Aim of the exercise: Begin at the top of the following data. Copy each line exactly until you have copied the line containing "How many cells does operation 7".

Available data:
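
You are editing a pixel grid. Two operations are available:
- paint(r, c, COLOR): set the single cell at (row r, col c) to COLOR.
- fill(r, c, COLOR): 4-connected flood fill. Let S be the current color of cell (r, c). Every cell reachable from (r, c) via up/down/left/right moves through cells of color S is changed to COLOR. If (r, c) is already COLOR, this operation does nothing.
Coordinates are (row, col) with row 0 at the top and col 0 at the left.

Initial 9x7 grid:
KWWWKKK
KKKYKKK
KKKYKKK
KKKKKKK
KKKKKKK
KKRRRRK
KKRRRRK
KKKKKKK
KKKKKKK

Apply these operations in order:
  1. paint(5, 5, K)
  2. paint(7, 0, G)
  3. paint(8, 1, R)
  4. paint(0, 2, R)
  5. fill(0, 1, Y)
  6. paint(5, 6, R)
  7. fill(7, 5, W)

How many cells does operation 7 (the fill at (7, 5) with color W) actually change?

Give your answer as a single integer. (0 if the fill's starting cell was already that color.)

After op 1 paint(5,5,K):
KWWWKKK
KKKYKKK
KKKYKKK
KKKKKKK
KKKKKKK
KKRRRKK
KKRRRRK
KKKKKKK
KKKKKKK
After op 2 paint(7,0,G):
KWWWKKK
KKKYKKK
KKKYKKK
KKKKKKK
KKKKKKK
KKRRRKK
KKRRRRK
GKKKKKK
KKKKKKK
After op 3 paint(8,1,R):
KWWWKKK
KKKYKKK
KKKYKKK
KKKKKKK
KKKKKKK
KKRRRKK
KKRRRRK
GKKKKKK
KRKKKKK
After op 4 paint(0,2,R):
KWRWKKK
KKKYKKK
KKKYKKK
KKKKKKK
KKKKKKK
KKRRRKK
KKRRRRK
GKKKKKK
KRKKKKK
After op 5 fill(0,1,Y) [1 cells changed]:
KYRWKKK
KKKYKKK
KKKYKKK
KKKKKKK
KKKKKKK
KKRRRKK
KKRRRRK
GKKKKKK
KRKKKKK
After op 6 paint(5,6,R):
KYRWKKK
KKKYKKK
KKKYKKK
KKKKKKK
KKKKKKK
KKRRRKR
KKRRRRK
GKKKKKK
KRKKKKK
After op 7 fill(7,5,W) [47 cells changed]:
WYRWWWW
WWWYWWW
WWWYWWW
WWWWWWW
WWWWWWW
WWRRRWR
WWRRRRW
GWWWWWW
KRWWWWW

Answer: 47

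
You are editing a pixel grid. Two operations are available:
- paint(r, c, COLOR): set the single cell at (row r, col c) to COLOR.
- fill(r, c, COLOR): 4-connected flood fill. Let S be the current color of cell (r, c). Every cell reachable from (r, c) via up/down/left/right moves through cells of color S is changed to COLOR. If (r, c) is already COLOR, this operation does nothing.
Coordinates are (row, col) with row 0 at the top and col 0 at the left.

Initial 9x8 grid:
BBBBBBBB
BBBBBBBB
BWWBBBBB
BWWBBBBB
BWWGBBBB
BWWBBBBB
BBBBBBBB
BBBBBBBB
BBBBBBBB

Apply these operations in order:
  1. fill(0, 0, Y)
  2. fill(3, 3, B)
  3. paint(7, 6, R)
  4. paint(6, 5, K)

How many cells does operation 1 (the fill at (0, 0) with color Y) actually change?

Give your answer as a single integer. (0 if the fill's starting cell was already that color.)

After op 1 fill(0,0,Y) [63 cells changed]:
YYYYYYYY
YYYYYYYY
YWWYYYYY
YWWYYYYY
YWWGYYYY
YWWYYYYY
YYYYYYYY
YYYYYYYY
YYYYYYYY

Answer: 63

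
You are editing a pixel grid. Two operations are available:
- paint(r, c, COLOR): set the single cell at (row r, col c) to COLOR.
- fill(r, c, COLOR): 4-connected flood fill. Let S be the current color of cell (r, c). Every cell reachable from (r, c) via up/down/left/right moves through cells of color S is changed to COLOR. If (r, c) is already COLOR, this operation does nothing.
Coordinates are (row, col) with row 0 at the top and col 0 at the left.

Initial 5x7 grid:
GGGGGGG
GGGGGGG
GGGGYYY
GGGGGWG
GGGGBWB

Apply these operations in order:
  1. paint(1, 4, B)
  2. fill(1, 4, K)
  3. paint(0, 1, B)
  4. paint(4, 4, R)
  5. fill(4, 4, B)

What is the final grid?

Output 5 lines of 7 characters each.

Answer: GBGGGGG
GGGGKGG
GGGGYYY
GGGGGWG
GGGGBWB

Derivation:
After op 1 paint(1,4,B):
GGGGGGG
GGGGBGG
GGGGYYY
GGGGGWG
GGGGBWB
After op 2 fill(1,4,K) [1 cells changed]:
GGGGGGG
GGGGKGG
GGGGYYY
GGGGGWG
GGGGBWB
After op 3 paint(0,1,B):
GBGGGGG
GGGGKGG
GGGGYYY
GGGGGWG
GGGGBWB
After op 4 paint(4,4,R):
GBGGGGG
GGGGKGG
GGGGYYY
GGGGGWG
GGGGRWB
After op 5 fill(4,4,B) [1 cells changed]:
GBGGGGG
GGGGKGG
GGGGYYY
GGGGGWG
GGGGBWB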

Reply to the task:
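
You are editing a pixel grid. Two operations are available:
- paint(r, c, COLOR): set the single cell at (row r, col c) to COLOR.
- fill(r, c, COLOR): 4-connected flood fill. Let S be the current color of cell (r, c). Every cell reachable from (r, c) via up/down/left/right moves through cells of color S is changed to COLOR. If (r, c) is already COLOR, this operation does nothing.
Coordinates are (row, col) with row 0 at the top and col 0 at the left.

Initial 9x7 grid:
KWWWKKK
KKKYKKK
KKKYKKK
KKKKKKK
KKKKKKK
KKRRRRK
KKRRRRK
KKKKKKK
KKKKKKK

Apply these operations in order:
  1. paint(5, 5, K)
  2. paint(7, 0, G)
  3. paint(8, 1, R)
  4. paint(0, 2, R)
  5. fill(0, 1, Y)
  6. paint(5, 6, R)
  7. fill(7, 5, W)

How many cells does operation 7 (the fill at (7, 5) with color W) actually change?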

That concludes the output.